» Exercise details: Match the string "using" against each line below, and copy every line that matches.

» Records from a collection:
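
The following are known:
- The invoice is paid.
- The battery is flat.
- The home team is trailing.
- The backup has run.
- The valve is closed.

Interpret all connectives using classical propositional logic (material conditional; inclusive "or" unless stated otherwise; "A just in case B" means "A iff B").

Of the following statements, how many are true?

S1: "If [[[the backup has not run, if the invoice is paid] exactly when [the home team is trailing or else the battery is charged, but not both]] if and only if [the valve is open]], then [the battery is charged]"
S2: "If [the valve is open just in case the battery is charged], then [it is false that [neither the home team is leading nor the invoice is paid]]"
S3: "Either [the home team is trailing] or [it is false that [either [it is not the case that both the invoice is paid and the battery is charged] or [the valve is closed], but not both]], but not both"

1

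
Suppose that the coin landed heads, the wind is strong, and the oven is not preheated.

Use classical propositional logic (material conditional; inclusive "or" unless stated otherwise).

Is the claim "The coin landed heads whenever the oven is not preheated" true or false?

True.

Let P = "the oven is preheated" (F), M = "the coin landed heads" (T).
Formalization: ~P -> M

~P = ~F = T
~P -> M = T -> T = T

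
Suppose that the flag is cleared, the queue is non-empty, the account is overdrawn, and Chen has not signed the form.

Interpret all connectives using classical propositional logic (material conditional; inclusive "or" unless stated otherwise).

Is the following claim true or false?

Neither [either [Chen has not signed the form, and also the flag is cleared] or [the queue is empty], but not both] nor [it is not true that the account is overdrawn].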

» Answer to the exercise:
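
Interpret all connectives using classical propositional logic (material conditional; inclusive "or" unless stated otherwise; "A just in case B" means "A iff B").
Interpret all connectives using classical propositional logic (material conditional; inclusive "or" unless stated otherwise).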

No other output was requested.